Input material: Begin
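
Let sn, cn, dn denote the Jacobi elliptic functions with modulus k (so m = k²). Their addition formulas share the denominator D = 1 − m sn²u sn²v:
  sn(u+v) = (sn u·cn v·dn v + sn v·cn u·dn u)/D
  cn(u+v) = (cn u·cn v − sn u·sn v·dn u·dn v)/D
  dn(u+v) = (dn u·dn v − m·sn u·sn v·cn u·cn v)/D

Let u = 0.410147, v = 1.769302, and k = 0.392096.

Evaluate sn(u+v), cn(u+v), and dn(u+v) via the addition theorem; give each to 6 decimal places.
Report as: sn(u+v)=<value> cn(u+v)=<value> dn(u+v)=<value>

sn u = 0.3971777303199509, cn u = 0.9177417123231854, dn u = 0.987799375719574
sn v = 0.9925987022499809, cn v = -0.1214405874971535, dn v = 0.9211558203377982
m = k² = 0.153739273216
D = 1 − m·sn²u·sn²v = 0.9761052765134148
sn(u+v) = (sn u·cn v·dn v + sn v·cn u·dn u)/D = 0.8554045169118653/0.9761052765134148 = 0.8763445270650674
cn(u+v) = (cn u·cn v − sn u·sn v·dn u·dn v)/D = -0.4701750985368198/0.9761052765134148 = -0.4816848242192226
dn(u+v) = (dn u·dn v − m·sn u·sn v·cn u·cn v)/D = 0.9166721815049391/0.9761052765134148 = 0.9391120031429736

sn(u+v)=0.876345 cn(u+v)=-0.481685 dn(u+v)=0.939112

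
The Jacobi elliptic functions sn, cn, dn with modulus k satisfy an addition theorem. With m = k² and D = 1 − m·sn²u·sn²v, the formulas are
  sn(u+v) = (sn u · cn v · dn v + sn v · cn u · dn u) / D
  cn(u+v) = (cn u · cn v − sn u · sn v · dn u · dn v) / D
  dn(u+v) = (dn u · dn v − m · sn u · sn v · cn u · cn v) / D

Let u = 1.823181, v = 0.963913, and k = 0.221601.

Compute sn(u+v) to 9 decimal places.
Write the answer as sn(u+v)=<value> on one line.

sn u = 0.9743759971927935, cn u = -0.2249253567176216, dn u = 0.9764104616559053
sn v = 0.8179478723810448, cn v = 0.5752923413946356, dn v = 0.9834355664406586
m = k² = 0.049107003201
D = 1 − m·sn²u·sn²v = 0.9688076683456247
sn(u+v) = (sn u·cn v·dn v + sn v·cn u·dn u)/D = 0.3716285588613827/0.9688076683456247 = 0.3835937420850423

sn(u+v)=0.383593742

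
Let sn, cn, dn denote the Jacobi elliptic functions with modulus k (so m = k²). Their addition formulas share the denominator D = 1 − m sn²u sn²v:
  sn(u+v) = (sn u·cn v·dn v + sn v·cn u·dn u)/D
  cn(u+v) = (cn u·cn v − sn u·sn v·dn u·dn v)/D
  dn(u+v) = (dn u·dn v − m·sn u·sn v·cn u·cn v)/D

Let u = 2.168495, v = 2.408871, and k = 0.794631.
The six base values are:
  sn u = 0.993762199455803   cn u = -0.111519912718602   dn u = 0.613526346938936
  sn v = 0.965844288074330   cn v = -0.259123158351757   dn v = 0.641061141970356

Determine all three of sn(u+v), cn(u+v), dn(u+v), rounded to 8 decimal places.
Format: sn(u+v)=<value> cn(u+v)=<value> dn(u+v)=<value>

m = k² = 0.631438426161
D = 1 − m·sn²u·sn²v = 0.4182851037858069
sn(u+v) = (sn u·cn v·dn v + sn v·cn u·dn u)/D = -0.2311610601577283/0.4182851037858069 = -0.5526399531456898
cn(u+v) = (cn u·cn v − sn u·sn v·dn u·dn v)/D = -0.3486072178195086/0.4182851037858069 = -0.8334201114606785
dn(u+v) = (dn u·dn v − m·sn u·sn v·cn u·cn v)/D = 0.3757941465862338/0.4182851037858069 = 0.8984162791957049

sn(u+v)=-0.55263995 cn(u+v)=-0.83342011 dn(u+v)=0.89841628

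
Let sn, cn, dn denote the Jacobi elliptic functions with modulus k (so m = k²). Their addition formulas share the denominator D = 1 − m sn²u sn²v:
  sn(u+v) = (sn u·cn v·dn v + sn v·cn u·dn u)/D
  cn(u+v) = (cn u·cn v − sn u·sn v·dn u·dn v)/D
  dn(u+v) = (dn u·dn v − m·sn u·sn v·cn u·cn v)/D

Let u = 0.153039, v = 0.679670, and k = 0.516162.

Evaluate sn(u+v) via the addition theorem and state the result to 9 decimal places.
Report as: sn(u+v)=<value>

sn u = 0.1522857968703761, cn u = 0.9883364994128035, dn u = 0.9969059077673934
sn v = 0.6186402104226145, cn v = 0.7856744173309089, dn v = 0.9476474301890164
m = k² = 0.266423210244
D = 1 − m·sn²u·sn²v = 0.9976353484822423
sn(u+v) = (sn u·cn v·dn v + sn v·cn u·dn u)/D = 0.7229161194888952/0.9976353484822423 = 0.7246296160102059

sn(u+v)=0.724629616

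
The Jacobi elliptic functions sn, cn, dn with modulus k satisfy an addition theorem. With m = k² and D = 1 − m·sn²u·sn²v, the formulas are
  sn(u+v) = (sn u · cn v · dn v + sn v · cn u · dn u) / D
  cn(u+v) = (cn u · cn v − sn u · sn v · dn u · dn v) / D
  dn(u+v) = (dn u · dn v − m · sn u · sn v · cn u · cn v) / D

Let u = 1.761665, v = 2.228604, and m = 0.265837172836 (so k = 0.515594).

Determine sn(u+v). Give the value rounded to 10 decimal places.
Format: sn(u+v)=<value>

sn u = 0.9983404882933336, cn u = -0.05758705960741696, dn u = 0.8573473128521239
sn v = 0.894599458661609, cn v = -0.4468688941539298, dn v = 0.8872701578384819
m = k² = 0.265837172836
D = 1 − m·sn²u·sn²v = 0.7879538748411085
sn(u+v) = (sn u·cn v·dn v + sn v·cn u·dn u)/D = -0.4400037123564489/0.7879538748411085 = -0.5584130320384249

sn(u+v)=-0.5584130320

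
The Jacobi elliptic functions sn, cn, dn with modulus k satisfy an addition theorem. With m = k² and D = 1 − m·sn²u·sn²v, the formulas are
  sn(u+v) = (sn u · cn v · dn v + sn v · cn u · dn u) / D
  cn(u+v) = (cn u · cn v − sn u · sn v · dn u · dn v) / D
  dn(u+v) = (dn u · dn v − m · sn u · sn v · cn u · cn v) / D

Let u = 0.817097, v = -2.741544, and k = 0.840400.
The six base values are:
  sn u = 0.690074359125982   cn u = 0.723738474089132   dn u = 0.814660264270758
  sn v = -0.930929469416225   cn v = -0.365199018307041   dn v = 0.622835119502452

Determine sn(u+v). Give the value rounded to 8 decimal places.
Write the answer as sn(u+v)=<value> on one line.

m = k² = 0.70627216
D = 1 − m·sn²u·sn²v = 0.7085276073663295
sn(u+v) = (sn u·cn v·dn v + sn v·cn u·dn u)/D = -0.7058403921205179/0.7085276073663295 = -0.9962073245729969

sn(u+v)=-0.99620732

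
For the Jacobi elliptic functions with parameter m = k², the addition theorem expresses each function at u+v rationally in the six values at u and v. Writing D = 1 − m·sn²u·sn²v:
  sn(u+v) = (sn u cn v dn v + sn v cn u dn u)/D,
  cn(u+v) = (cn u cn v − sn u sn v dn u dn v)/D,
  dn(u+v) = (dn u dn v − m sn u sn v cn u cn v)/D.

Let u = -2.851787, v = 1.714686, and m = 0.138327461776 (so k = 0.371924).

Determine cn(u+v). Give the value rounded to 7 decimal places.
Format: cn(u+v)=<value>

sn u = -0.3952124905752825, cn u = -0.9185897274046136, dn u = 0.9891381252574786
sn v = 0.996896022256368, cn v = -0.07872941514726899, dn v = 0.9287248980235439
m = k² = 0.138327461776
D = 1 − m·sn²u·sn²v = 0.9785281503264807
cn(u+v) = (cn u·cn v − sn u·sn v·dn u·dn v)/D = 0.4342500089991377/0.9785281503264807 = 0.4437787598182561

cn(u+v)=0.4437788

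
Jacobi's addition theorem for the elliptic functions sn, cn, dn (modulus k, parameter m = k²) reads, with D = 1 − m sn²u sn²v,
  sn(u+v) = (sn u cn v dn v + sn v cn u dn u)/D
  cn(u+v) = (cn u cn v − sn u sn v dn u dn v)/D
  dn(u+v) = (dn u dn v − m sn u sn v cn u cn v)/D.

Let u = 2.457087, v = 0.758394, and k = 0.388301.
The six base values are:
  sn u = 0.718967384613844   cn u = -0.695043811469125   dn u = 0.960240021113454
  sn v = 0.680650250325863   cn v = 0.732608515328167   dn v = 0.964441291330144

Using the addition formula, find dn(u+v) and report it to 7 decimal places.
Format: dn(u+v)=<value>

m = k² = 0.150777666601
D = 1 − m·sn²u·sn²v = 0.9638920016491083
dn(u+v) = (dn u·dn v − m·sn u·sn v·cn u·cn v)/D = 0.9636662647615322/0.9638920016491083 = 0.9997658068671699

dn(u+v)=0.9997658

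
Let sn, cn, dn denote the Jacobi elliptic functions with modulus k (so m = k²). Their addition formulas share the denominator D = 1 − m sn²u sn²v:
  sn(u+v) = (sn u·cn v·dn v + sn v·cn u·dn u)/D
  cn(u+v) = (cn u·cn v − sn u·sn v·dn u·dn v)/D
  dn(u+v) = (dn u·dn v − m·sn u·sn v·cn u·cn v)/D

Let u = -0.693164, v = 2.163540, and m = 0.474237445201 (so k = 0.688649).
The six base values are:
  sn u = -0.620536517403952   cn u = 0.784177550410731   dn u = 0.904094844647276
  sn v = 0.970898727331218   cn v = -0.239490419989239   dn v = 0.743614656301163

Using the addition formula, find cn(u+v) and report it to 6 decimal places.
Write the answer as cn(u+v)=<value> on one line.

m = k² = 0.474237445201
D = 1 − m·sn²u·sn²v = 0.8278613494923462
cn(u+v) = (cn u·cn v − sn u·sn v·dn u·dn v)/D = 0.2172419276096842/0.8278613494923462 = 0.2624134195211546

cn(u+v)=0.262413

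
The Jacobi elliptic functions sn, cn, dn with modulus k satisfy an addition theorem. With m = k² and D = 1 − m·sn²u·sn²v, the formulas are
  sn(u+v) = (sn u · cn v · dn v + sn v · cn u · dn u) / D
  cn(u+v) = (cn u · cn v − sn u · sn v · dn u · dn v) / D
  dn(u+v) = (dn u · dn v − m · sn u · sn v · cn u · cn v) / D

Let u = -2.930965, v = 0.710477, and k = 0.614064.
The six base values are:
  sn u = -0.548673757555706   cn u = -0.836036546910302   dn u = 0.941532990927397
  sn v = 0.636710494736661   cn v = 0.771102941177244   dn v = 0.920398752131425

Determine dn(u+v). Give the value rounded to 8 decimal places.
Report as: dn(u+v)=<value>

m = k² = 0.377074596096
D = 1 − m·sn²u·sn²v = 0.9539807359708942
dn(u+v) = (dn u·dn v − m·sn u·sn v·cn u·cn v)/D = 0.7816636177770153/0.9539807359708942 = 0.8193704425084573

dn(u+v)=0.81937044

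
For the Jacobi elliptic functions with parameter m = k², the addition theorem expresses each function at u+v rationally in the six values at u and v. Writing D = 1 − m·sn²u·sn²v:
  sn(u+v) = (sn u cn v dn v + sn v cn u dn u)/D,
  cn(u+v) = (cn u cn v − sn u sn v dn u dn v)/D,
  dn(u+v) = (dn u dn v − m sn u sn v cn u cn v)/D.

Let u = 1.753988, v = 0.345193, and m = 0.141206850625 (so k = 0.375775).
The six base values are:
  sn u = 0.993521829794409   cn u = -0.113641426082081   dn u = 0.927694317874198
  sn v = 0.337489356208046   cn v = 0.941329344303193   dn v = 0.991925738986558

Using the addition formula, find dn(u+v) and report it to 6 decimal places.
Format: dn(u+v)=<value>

dn(u+v)=0.940195

m = k² = 0.141206850625
D = 1 − m·sn²u·sn²v = 0.9841243777768525
dn(u+v) = (dn u·dn v − m·sn u·sn v·cn u·cn v)/D = 0.9252687794909353/0.9841243777768525 = 0.9401949594838078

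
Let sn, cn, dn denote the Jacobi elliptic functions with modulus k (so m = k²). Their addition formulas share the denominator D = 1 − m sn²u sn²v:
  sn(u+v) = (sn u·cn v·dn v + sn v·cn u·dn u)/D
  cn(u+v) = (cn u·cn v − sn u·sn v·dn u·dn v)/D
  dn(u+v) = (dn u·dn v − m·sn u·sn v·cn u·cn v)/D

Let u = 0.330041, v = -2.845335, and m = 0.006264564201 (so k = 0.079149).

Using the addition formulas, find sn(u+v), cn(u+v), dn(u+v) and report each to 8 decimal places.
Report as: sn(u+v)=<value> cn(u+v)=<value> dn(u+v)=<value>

sn(u+v)=-0.58994749 cn(u+v)=-0.80744162 dn(u+v)=0.99890925

sn u = 0.3240470725725986, cn u = 0.9460409582872874, dn u = 0.9996710358945003
sn v = -0.2966351020089991, cn v = -0.9549908985200386, dn v = 0.9997243450385898
m = k² = 0.006264564201
D = 1 − m·sn²u·sn²v = 0.9999421168506873
sn(u+v) = (sn u·cn v·dn v + sn v·cn u·dn u)/D = -0.5899133395745465/0.9999421168506873 = -0.5899474875930575
cn(u+v) = (cn u·cn v − sn u·sn v·dn u·dn v)/D = -0.8073948778905148/0.9999421168506873 = -0.8074416151540861
dn(u+v) = (dn u·dn v − m·sn u·sn v·cn u·cn v)/D = 0.9988514318037398/0.9999421168506873 = 0.9989092518171126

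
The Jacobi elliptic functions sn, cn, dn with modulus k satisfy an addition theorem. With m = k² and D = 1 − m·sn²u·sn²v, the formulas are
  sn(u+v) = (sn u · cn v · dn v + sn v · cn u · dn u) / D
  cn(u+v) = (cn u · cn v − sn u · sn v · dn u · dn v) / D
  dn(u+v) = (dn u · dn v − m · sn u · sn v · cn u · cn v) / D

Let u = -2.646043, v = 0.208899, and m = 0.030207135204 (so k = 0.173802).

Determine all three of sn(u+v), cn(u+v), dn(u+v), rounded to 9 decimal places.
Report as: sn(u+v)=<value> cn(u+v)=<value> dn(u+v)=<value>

sn u = -0.4960267071092378, cn u = -0.8683072646444728, dn u = 0.9962769500057749
sn v = 0.2073384570775077, cn v = 0.9782692697906433, dn v = 0.999350498244924
m = k² = 0.030207135204
D = 1 − m·sn²u·sn²v = 0.9996804937300809
sn(u+v) = (sn u·cn v·dn v + sn v·cn u·dn u)/D = -0.6642957301798221/0.9996804937300809 = -0.6645080446665047
cn(u+v) = (cn u·cn v − sn u·sn v·dn u·dn v)/D = -0.7470423498097516/0.9996804937300809 = -0.7472811108100476
dn(u+v) = (dn u·dn v − m·sn u·sn v·cn u·cn v)/D = 0.9929909458707082/0.9996804937300809 = 0.9933083141050276

sn(u+v)=-0.664508045 cn(u+v)=-0.747281111 dn(u+v)=0.993308314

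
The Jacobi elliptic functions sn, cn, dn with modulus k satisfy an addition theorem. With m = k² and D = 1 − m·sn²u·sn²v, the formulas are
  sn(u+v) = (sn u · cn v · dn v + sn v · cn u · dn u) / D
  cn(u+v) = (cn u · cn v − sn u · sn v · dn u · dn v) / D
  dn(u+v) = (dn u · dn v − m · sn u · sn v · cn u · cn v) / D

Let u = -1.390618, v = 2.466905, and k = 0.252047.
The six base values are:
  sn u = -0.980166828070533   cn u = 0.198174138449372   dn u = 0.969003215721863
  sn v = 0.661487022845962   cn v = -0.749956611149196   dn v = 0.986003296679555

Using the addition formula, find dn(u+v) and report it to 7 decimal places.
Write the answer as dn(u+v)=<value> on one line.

dn(u+v)=0.9753667

m = k² = 0.063527690209
D = 1 − m·sn²u·sn²v = 0.9732941919371067
dn(u+v) = (dn u·dn v − m·sn u·sn v·cn u·cn v)/D = 0.9493187290725124/0.9732941919371067 = 0.9753666845407996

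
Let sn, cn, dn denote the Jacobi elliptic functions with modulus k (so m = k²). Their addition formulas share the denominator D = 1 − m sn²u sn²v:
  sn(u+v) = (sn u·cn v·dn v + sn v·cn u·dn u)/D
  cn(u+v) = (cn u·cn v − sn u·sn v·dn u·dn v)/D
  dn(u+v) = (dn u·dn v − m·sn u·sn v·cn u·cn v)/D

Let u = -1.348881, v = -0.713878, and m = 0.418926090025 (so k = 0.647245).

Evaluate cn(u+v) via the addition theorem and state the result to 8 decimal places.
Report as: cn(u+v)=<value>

sn u = -0.9422749900606453, cn u = 0.334840026141157, dn u = 0.7924916400880966
sn v = -0.6373780999026669, cn v = 0.7705512038563472, dn v = 0.9109395825700542
m = k² = 0.418926090025
D = 1 − m·sn²u·sn²v = 0.8488921553159652
cn(u+v) = (cn u·cn v − sn u·sn v·dn u·dn v)/D = -0.1755584551941508/0.8488921553159652 = -0.2068089027502044

cn(u+v)=-0.20680890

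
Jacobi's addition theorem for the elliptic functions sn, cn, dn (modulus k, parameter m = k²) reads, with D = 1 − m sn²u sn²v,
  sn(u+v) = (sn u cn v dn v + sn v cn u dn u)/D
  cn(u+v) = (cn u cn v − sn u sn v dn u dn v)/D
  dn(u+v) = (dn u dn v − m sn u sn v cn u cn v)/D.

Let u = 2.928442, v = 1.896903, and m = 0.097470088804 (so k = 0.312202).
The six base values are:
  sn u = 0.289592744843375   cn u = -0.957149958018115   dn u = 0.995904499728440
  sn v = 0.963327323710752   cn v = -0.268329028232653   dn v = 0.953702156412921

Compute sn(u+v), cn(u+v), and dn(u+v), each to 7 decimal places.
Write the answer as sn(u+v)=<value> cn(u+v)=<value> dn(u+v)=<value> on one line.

m = k² = 0.097470088804
D = 1 − m·sn²u·sn²v = 0.9924143207742112
sn(u+v) = (sn u·cn v·dn v + sn v·cn u·dn u)/D = -0.9923809698162139/0.9924143207742112 = -0.999966394118566
cn(u+v) = (cn u·cn v − sn u·sn v·dn u·dn v)/D = -0.008136020180020801/0.9924143207742112 = -0.008198209164972202
dn(u+v) = (dn u·dn v − m·sn u·sn v·cn u·cn v)/D = 0.9428126496124555/0.9924143207742112 = 0.9500191904495493

sn(u+v)=-0.9999664 cn(u+v)=-0.0081982 dn(u+v)=0.9500192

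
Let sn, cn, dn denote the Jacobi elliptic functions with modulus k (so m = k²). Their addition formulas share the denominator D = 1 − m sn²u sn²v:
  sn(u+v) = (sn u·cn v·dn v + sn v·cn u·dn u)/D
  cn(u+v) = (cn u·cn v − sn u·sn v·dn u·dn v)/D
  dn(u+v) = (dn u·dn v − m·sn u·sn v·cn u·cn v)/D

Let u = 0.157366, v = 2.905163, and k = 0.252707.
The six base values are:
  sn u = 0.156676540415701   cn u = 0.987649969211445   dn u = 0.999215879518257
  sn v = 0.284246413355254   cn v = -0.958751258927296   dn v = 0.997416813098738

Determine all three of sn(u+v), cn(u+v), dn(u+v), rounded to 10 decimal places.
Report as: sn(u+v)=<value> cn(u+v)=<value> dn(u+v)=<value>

m = k² = 0.063860827849
D = 1 − m·sn²u·sn²v = 0.9998733420432777
sn(u+v) = (sn u·cn v·dn v + sn v·cn u·dn u)/D = 0.1306900306125544/0.9998733420432777 = 0.1307065856416219
cn(u+v) = (cn u·cn v − sn u·sn v·dn u·dn v)/D = -0.9912955240629723/0.9998733420432777 = -0.9914210954331713
dn(u+v) = (dn u·dn v − m·sn u·sn v·cn u·cn v)/D = 0.9993277563394834/0.9998733420432777 = 0.9994543451846818

sn(u+v)=0.1307065856 cn(u+v)=-0.9914210954 dn(u+v)=0.9994543452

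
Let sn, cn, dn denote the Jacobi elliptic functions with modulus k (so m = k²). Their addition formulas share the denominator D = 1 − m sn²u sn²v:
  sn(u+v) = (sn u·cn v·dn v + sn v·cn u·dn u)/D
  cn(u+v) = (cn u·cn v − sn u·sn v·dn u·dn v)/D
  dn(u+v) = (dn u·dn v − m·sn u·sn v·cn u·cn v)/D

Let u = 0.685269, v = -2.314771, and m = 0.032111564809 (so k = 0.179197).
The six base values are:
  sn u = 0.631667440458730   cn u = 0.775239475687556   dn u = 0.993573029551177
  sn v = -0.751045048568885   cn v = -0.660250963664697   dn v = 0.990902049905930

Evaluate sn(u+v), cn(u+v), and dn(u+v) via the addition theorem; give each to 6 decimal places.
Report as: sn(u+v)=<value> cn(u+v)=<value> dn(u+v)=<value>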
Input material: End
— Problem description —
Show the lines of the entries that include the string "rounded", copying each in full.

— Answer to this task —
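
Determine all three of sn(u+v), cn(u+v), dn(u+v), rounded to 8 decimal places.
Determine sn(u+v). Give the value rounded to 10 decimal places.
Determine sn(u+v). Give the value rounded to 8 decimal places.
Determine cn(u+v). Give the value rounded to 7 decimal places.
Determine dn(u+v). Give the value rounded to 8 decimal places.
Determine all three of sn(u+v), cn(u+v), dn(u+v), rounded to 9 decimal places.
Determine all three of sn(u+v), cn(u+v), dn(u+v), rounded to 10 decimal places.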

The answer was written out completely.